Your objective
Your output must match the data word for word, with every line included.
Extracted entries Block Start
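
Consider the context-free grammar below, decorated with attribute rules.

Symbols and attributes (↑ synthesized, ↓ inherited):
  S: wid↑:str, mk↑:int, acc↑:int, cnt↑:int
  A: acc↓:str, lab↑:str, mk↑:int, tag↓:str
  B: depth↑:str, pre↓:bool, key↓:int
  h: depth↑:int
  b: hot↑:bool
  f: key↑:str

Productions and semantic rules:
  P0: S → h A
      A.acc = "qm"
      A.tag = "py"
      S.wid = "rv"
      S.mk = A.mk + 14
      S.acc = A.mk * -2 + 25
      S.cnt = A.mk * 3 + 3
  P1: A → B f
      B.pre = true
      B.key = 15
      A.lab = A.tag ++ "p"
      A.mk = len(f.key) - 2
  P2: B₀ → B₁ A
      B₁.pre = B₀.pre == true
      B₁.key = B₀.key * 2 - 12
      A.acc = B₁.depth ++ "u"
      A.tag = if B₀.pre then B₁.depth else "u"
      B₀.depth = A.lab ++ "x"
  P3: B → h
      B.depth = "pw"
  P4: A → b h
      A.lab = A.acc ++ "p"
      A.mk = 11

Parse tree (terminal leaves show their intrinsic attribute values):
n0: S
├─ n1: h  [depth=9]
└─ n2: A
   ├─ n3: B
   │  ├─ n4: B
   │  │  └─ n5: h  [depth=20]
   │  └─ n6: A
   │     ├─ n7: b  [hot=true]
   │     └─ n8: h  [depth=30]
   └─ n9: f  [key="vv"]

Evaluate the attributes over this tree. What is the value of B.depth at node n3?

"pwupx"

1. n1.depth = 9  [terminal]
2. n2.acc = "qm"  ["qm"]
3. n2.tag = "py"  ["py"]
4. n3.pre = true  [true]
5. n3.key = 15  [15]
6. n4.pre = true  [B₀.pre == true]
7. n4.key = 18  [B₀.key * 2 - 12]
8. n5.depth = 20  [terminal]
9. n4.depth = "pw"  ["pw"]
10. n6.acc = "pwu"  [B₁.depth ++ "u"]
11. n6.tag = "pw"  [if B₀.pre then B₁.depth else "u"]
12. n7.hot = true  [terminal]
13. n8.depth = 30  [terminal]
14. n6.lab = "pwup"  [A.acc ++ "p"]
15. n6.mk = 11  [11]
16. n3.depth = "pwupx"  [A.lab ++ "x"]
17. n9.key = "vv"  [terminal]
18. n2.lab = "pyp"  [A.tag ++ "p"]
19. n2.mk = 0  [len(f.key) - 2]
20. n0.wid = "rv"  ["rv"]
21. n0.mk = 14  [A.mk + 14]
22. n0.acc = 25  [A.mk * -2 + 25]
23. n0.cnt = 3  [A.mk * 3 + 3]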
Extracted entries Block End
Reply
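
Consider the context-free grammar below, decorated with attribute rules.

Symbols and attributes (↑ synthesized, ↓ inherited):
  S: wid↑:str, mk↑:int, acc↑:int, cnt↑:int
  A: acc↓:str, lab↑:str, mk↑:int, tag↓:str
  B: depth↑:str, pre↓:bool, key↓:int
  h: depth↑:int
  b: hot↑:bool
  f: key↑:str

Productions and semantic rules:
  P0: S → h A
      A.acc = "qm"
      A.tag = "py"
      S.wid = "rv"
      S.mk = A.mk + 14
      S.acc = A.mk * -2 + 25
      S.cnt = A.mk * 3 + 3
  P1: A → B f
      B.pre = true
      B.key = 15
      A.lab = A.tag ++ "p"
      A.mk = len(f.key) - 2
  P2: B₀ → B₁ A
      B₁.pre = B₀.pre == true
      B₁.key = B₀.key * 2 - 12
      A.acc = B₁.depth ++ "u"
      A.tag = if B₀.pre then B₁.depth else "u"
      B₀.depth = A.lab ++ "x"
  P3: B → h
      B.depth = "pw"
  P4: A → b h
      A.lab = A.acc ++ "p"
      A.mk = 11

Parse tree (terminal leaves show their intrinsic attribute values):
n0: S
├─ n1: h  [depth=9]
└─ n2: A
   ├─ n3: B
   │  ├─ n4: B
   │  │  └─ n5: h  [depth=20]
   │  └─ n6: A
   │     ├─ n7: b  [hot=true]
   │     └─ n8: h  [depth=30]
   └─ n9: f  [key="vv"]

Evaluate the attributes over this tree. What is the value of B.depth at node n3?

"pwupx"

1. n1.depth = 9  [terminal]
2. n2.acc = "qm"  ["qm"]
3. n2.tag = "py"  ["py"]
4. n3.pre = true  [true]
5. n3.key = 15  [15]
6. n4.pre = true  [B₀.pre == true]
7. n4.key = 18  [B₀.key * 2 - 12]
8. n5.depth = 20  [terminal]
9. n4.depth = "pw"  ["pw"]
10. n6.acc = "pwu"  [B₁.depth ++ "u"]
11. n6.tag = "pw"  [if B₀.pre then B₁.depth else "u"]
12. n7.hot = true  [terminal]
13. n8.depth = 30  [terminal]
14. n6.lab = "pwup"  [A.acc ++ "p"]
15. n6.mk = 11  [11]
16. n3.depth = "pwupx"  [A.lab ++ "x"]
17. n9.key = "vv"  [terminal]
18. n2.lab = "pyp"  [A.tag ++ "p"]
19. n2.mk = 0  [len(f.key) - 2]
20. n0.wid = "rv"  ["rv"]
21. n0.mk = 14  [A.mk + 14]
22. n0.acc = 25  [A.mk * -2 + 25]
23. n0.cnt = 3  [A.mk * 3 + 3]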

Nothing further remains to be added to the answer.